_Collected data_
········

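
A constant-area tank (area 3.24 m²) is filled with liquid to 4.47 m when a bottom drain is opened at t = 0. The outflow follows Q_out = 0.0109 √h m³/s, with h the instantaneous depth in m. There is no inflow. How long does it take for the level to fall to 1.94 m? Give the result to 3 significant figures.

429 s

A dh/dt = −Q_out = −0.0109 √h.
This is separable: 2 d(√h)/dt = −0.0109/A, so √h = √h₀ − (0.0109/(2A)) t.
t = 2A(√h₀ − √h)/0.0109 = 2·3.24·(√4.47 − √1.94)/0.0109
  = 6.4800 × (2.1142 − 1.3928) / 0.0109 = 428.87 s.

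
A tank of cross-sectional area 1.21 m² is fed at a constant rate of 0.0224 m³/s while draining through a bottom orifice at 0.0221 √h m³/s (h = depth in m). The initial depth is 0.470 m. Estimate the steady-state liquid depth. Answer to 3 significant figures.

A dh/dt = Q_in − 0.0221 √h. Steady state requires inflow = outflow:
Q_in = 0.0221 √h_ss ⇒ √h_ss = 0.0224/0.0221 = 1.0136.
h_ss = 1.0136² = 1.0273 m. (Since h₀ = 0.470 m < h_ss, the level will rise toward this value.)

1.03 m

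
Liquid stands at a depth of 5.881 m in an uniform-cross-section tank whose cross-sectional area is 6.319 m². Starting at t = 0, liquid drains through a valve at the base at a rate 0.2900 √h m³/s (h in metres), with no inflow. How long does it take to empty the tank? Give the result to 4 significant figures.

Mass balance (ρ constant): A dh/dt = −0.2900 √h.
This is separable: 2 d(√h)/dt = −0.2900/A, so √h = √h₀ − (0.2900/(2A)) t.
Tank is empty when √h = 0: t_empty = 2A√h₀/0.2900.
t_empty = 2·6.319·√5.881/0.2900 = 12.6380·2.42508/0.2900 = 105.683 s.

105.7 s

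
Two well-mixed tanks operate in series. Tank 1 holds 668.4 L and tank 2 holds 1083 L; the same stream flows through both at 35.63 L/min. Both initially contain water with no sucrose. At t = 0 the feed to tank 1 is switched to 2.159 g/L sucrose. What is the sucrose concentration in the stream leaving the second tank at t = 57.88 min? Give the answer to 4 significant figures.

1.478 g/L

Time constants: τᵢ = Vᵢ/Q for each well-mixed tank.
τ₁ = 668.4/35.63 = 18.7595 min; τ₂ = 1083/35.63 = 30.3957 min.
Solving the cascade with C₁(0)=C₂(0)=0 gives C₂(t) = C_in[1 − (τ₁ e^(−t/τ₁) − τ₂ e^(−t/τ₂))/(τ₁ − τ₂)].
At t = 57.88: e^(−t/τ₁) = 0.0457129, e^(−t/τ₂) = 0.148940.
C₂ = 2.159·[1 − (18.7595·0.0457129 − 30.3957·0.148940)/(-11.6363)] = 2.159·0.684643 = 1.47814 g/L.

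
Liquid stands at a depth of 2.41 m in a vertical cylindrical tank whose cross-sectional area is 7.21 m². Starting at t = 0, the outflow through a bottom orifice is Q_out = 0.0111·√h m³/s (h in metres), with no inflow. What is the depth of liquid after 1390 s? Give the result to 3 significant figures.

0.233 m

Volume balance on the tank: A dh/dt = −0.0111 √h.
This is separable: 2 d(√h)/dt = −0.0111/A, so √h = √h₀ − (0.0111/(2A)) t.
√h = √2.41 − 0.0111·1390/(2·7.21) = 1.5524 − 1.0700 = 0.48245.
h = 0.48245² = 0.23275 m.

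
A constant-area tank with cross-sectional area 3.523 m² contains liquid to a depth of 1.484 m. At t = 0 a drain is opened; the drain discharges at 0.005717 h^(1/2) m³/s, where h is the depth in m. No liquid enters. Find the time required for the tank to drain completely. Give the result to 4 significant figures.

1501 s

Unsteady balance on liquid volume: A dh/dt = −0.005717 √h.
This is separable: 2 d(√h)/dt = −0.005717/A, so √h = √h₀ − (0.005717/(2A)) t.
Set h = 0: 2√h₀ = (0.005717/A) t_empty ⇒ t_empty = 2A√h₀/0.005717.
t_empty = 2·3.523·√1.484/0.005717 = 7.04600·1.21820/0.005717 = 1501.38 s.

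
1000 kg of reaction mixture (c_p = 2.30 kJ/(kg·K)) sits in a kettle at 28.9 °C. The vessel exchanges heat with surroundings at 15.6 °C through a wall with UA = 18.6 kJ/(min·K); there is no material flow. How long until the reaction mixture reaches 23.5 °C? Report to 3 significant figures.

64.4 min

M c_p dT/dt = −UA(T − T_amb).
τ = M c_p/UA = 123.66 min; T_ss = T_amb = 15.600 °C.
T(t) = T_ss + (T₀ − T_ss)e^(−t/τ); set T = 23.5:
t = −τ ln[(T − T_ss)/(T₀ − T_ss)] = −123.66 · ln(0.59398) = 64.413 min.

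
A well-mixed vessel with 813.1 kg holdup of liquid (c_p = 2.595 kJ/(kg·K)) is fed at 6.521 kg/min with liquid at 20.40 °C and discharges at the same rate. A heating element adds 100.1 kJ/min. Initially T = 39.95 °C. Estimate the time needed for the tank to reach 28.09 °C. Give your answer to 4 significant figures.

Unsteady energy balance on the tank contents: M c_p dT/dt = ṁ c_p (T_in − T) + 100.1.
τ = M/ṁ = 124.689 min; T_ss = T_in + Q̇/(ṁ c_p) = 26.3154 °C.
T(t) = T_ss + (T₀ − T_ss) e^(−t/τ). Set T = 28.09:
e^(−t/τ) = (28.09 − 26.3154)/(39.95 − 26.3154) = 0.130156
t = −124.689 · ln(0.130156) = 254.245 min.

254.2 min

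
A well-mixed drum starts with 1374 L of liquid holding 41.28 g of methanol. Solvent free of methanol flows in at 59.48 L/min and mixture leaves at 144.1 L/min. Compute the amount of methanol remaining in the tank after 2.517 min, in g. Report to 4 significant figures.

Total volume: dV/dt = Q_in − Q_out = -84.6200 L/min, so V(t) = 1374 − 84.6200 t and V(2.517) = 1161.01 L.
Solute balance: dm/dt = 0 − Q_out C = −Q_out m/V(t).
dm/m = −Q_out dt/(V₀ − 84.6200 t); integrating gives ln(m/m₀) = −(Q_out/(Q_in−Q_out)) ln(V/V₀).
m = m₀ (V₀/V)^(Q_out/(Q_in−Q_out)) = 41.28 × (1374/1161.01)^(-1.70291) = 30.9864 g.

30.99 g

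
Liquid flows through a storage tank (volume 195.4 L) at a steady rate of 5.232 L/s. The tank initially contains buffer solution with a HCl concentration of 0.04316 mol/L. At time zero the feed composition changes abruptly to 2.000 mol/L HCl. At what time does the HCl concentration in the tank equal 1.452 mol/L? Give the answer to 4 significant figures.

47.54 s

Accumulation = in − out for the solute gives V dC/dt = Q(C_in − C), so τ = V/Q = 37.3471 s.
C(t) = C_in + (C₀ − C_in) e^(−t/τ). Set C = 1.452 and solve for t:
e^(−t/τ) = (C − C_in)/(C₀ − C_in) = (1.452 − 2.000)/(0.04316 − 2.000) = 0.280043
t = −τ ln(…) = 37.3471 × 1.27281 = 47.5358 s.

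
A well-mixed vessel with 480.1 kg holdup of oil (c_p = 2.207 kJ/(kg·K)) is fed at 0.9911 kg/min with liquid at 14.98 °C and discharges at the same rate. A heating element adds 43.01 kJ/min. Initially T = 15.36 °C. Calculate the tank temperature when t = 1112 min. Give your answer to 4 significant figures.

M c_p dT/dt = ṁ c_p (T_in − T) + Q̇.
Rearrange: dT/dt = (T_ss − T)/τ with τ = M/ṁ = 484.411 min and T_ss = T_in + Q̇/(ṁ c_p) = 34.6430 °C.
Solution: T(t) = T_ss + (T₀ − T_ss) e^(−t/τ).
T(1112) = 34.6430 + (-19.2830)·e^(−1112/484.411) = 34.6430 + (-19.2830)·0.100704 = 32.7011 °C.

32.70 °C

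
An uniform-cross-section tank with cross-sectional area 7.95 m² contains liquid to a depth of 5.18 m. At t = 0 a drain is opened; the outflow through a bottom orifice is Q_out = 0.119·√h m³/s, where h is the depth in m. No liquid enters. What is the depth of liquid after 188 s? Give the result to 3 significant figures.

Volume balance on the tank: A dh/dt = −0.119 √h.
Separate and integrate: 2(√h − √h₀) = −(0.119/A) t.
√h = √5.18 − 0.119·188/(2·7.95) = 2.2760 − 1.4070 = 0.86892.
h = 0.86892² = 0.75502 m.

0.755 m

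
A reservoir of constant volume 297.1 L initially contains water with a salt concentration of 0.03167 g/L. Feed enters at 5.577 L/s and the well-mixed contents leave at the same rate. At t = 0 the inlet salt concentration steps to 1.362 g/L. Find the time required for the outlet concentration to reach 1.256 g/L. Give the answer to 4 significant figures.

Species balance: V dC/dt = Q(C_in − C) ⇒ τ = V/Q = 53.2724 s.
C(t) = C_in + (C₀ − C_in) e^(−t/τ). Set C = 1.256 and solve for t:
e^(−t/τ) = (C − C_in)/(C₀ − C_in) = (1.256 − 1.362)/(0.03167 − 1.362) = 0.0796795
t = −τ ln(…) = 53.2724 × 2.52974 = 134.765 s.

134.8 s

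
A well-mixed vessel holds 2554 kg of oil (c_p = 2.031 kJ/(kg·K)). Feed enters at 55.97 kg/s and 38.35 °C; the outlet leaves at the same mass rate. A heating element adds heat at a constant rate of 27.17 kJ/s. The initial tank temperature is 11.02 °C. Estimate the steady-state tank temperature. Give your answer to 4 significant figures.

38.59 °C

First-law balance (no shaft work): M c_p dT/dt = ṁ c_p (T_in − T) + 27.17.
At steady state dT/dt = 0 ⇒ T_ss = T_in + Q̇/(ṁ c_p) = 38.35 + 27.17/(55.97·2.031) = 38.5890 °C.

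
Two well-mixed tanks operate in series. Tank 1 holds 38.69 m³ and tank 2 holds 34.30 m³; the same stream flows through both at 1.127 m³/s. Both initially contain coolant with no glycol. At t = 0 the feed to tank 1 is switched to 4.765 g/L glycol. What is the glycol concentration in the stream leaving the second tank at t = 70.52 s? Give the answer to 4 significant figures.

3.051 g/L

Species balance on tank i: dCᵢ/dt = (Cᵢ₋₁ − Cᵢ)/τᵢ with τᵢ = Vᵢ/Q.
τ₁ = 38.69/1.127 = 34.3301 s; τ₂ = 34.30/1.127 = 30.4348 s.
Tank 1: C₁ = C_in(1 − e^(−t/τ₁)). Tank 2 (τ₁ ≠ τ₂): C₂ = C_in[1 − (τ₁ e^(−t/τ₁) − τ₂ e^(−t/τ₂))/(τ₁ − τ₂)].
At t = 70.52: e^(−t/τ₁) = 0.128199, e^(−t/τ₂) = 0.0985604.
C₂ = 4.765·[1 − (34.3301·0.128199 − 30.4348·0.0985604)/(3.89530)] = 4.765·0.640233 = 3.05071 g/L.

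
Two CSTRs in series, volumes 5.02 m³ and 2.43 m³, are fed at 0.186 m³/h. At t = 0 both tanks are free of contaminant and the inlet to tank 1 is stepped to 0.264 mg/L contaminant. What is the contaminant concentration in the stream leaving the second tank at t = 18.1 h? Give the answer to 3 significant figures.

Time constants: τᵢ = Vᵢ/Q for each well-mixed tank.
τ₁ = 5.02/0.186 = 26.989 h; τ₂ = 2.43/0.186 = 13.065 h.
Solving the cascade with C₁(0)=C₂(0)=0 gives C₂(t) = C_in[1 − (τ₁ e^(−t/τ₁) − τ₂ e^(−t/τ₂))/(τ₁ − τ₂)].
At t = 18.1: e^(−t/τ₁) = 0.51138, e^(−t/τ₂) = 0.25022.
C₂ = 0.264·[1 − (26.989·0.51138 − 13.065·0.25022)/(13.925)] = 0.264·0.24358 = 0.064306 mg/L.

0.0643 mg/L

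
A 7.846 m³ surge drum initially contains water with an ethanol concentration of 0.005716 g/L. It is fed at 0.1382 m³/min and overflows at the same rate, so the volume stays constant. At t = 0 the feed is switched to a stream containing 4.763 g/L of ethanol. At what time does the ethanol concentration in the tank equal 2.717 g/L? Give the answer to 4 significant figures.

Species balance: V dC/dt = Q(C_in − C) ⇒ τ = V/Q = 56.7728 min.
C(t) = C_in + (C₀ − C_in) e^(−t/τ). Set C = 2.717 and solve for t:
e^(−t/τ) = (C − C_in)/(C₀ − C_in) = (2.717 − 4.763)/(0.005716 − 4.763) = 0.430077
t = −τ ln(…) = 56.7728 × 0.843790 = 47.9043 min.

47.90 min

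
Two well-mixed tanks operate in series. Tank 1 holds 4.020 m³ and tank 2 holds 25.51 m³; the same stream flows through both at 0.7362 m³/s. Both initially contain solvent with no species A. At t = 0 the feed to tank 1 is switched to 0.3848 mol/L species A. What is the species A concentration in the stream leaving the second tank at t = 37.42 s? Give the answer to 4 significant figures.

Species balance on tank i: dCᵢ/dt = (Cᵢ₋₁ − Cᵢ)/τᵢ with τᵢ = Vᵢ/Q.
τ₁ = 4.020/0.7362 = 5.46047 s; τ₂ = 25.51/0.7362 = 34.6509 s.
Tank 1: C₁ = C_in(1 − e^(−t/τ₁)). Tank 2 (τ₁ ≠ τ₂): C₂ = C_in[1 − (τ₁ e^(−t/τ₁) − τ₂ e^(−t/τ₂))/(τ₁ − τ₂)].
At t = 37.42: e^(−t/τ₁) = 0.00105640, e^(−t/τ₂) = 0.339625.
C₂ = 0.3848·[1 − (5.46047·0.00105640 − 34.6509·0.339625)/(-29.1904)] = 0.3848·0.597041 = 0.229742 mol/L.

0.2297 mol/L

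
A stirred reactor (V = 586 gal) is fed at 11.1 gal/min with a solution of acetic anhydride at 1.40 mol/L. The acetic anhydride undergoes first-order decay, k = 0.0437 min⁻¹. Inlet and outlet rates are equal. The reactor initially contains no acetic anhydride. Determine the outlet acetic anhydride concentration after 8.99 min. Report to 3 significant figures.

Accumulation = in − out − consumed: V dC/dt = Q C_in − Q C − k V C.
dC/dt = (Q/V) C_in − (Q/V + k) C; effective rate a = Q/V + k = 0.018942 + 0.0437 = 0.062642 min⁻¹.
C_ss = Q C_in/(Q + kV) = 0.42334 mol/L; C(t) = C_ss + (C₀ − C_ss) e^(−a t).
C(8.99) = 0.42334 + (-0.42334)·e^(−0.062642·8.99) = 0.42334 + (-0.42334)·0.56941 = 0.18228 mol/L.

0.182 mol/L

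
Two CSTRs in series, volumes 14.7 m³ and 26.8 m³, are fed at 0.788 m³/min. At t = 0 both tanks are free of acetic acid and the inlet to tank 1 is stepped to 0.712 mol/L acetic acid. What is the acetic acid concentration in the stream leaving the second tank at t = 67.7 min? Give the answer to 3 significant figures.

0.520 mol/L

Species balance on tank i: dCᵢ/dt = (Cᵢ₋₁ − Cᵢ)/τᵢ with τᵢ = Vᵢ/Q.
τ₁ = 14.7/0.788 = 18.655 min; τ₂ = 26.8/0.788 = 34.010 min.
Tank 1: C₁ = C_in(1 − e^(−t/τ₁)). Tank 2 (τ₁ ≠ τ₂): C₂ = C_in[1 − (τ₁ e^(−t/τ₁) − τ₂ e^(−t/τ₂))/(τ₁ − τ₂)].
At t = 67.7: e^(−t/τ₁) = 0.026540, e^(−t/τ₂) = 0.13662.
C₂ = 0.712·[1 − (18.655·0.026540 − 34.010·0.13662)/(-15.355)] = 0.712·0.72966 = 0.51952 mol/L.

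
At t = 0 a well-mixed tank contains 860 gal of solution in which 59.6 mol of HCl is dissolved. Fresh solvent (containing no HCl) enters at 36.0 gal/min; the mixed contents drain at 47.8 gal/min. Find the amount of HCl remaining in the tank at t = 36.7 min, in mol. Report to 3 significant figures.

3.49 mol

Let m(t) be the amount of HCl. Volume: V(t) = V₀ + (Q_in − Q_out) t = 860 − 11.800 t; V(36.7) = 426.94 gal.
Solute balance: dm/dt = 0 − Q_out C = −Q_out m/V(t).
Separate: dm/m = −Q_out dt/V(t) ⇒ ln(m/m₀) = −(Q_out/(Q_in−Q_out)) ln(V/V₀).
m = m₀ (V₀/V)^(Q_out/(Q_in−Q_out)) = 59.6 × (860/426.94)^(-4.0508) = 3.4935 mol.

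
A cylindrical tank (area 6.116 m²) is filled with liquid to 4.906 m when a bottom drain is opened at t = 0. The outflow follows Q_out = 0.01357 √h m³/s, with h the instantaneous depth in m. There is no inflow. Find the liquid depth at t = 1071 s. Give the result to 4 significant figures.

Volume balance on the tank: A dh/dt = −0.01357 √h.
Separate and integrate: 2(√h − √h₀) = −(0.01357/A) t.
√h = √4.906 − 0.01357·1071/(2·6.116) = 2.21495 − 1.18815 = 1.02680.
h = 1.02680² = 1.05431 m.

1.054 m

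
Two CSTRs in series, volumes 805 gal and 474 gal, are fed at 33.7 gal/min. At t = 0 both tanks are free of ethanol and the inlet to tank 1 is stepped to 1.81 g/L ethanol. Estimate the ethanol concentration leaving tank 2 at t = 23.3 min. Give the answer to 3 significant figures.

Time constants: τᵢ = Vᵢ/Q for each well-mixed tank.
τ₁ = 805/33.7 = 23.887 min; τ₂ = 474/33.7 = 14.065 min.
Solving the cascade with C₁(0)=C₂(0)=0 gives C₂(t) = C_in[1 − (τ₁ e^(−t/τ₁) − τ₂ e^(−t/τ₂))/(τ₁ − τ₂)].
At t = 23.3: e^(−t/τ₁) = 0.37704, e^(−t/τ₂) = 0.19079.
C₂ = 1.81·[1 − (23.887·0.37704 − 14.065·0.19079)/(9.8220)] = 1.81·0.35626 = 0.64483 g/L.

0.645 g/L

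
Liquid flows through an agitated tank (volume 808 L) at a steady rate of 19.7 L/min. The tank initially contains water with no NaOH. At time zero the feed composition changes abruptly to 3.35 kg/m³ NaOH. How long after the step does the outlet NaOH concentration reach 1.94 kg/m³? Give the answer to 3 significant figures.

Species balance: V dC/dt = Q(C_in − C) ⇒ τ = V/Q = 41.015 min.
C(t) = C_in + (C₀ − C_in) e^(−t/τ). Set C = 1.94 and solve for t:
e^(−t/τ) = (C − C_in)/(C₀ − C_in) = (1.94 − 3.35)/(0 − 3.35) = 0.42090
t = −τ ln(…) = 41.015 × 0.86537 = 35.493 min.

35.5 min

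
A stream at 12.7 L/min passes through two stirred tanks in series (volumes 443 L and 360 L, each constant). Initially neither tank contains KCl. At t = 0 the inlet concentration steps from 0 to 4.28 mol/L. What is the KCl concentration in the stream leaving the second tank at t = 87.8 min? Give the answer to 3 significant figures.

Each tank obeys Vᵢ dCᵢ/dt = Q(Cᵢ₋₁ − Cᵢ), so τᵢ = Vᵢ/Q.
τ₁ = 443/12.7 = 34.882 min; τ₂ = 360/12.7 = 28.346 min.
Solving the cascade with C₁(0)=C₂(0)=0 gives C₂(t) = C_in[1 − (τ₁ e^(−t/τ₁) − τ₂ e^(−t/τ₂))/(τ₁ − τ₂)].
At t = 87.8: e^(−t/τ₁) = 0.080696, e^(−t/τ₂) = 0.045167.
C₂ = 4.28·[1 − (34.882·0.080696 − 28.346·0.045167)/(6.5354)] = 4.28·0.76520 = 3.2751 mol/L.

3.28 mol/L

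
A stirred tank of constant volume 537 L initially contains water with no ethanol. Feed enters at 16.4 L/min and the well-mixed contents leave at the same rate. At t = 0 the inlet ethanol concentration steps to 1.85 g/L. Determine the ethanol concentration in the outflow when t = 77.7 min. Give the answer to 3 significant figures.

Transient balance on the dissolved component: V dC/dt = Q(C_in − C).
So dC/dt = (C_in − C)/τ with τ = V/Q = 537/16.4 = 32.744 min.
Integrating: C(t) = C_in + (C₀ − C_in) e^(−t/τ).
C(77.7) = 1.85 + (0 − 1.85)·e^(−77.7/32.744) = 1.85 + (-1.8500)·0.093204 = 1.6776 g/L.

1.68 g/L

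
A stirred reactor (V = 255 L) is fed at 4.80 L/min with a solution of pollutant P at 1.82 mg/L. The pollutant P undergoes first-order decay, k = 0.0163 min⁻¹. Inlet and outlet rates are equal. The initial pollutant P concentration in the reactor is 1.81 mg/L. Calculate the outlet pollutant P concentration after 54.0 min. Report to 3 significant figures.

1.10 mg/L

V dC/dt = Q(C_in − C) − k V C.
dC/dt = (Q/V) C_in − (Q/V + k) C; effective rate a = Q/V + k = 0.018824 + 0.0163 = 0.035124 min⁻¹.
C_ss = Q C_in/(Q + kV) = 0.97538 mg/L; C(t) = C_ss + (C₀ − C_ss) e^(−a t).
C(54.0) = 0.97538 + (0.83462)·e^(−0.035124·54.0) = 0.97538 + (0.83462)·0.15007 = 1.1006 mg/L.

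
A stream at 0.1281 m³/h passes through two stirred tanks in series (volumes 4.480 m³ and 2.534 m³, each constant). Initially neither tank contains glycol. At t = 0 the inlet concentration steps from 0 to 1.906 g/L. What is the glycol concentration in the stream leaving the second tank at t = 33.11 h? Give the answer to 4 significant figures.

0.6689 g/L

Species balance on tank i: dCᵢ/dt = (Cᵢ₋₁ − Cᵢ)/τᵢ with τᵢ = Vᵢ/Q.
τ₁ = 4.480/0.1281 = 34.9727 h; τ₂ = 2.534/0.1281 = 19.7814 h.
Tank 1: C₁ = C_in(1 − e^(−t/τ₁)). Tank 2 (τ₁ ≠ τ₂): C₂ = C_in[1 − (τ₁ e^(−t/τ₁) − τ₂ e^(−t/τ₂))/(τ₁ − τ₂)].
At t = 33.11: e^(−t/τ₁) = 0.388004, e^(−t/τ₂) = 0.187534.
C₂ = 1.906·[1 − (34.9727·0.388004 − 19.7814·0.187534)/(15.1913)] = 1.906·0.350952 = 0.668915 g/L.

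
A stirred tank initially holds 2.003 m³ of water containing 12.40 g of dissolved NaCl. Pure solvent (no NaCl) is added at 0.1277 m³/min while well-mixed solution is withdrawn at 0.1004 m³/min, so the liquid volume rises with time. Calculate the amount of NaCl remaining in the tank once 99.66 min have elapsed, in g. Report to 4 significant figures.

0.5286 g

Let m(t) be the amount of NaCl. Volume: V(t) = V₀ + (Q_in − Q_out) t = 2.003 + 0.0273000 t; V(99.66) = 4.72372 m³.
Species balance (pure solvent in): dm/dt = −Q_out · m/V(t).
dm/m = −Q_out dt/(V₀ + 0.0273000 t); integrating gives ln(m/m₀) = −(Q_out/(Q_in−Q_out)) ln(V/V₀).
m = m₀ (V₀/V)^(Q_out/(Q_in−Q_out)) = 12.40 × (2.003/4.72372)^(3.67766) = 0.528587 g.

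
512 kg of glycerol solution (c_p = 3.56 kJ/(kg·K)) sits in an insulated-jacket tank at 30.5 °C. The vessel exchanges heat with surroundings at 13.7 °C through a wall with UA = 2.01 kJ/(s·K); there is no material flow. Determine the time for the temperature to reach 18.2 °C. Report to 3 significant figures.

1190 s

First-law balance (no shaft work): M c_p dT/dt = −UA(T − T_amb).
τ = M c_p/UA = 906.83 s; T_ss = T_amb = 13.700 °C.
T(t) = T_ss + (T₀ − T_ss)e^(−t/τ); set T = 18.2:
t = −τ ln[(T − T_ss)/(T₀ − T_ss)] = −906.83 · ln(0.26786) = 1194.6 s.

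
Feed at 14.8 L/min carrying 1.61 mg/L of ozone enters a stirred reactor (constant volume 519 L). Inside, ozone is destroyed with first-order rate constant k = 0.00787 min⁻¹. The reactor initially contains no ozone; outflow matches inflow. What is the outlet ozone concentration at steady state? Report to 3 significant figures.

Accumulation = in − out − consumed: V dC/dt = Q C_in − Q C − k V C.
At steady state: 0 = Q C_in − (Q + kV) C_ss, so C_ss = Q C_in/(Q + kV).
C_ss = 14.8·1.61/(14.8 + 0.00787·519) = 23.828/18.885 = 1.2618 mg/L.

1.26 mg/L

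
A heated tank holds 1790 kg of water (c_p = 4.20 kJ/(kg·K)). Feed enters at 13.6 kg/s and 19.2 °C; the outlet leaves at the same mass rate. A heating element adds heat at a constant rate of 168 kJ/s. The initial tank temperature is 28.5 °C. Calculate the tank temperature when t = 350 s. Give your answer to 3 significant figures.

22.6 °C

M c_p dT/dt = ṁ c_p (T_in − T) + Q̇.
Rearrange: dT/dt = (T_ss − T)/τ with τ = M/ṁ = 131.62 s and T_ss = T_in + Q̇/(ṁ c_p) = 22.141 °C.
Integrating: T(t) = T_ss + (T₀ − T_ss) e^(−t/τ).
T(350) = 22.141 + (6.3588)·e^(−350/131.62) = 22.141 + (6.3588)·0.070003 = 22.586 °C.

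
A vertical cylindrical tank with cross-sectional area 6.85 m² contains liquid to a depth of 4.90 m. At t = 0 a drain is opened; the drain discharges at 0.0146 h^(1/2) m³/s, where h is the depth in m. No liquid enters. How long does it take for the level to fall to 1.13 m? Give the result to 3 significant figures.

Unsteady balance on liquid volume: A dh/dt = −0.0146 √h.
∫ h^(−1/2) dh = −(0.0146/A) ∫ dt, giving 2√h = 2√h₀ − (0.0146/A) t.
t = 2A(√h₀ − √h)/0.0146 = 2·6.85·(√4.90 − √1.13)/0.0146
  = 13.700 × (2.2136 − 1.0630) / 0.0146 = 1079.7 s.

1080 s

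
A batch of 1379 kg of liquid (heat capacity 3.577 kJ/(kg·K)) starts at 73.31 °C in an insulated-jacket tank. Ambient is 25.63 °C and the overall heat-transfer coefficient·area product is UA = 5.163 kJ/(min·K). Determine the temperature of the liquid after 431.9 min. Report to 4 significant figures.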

········

_Work order_
Produce an exact copy of the lines from the one containing "A heated tank" through the final line of the data, both ends included, and only those.

_Answer box_
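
A heated tank holds 1790 kg of water (c_p = 4.20 kJ/(kg·K)). Feed enters at 13.6 kg/s and 19.2 °C; the outlet leaves at the same mass rate. A heating element adds heat at a constant rate of 168 kJ/s. The initial tank temperature is 28.5 °C. Calculate the tank temperature when t = 350 s. Give your answer to 3 significant figures.

22.6 °C

M c_p dT/dt = ṁ c_p (T_in − T) + Q̇.
Rearrange: dT/dt = (T_ss − T)/τ with τ = M/ṁ = 131.62 s and T_ss = T_in + Q̇/(ṁ c_p) = 22.141 °C.
Integrating: T(t) = T_ss + (T₀ − T_ss) e^(−t/τ).
T(350) = 22.141 + (6.3588)·e^(−350/131.62) = 22.141 + (6.3588)·0.070003 = 22.586 °C.

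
A vertical cylindrical tank with cross-sectional area 6.85 m² contains liquid to a depth of 4.90 m. At t = 0 a drain is opened; the drain discharges at 0.0146 h^(1/2) m³/s, where h is the depth in m. No liquid enters. How long does it take for the level to fall to 1.13 m? Give the result to 3 significant figures.

Unsteady balance on liquid volume: A dh/dt = −0.0146 √h.
∫ h^(−1/2) dh = −(0.0146/A) ∫ dt, giving 2√h = 2√h₀ − (0.0146/A) t.
t = 2A(√h₀ − √h)/0.0146 = 2·6.85·(√4.90 − √1.13)/0.0146
  = 13.700 × (2.2136 − 1.0630) / 0.0146 = 1079.7 s.

1080 s

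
A batch of 1379 kg of liquid (heat capacity 3.577 kJ/(kg·K)) starts at 73.31 °C in an insulated-jacket tank. Ambient is 25.63 °C and the overall heat-transfer coefficient·area product is UA = 5.163 kJ/(min·K). Determine the temperature of the liquid after 431.9 min. Report to 4 significant figures.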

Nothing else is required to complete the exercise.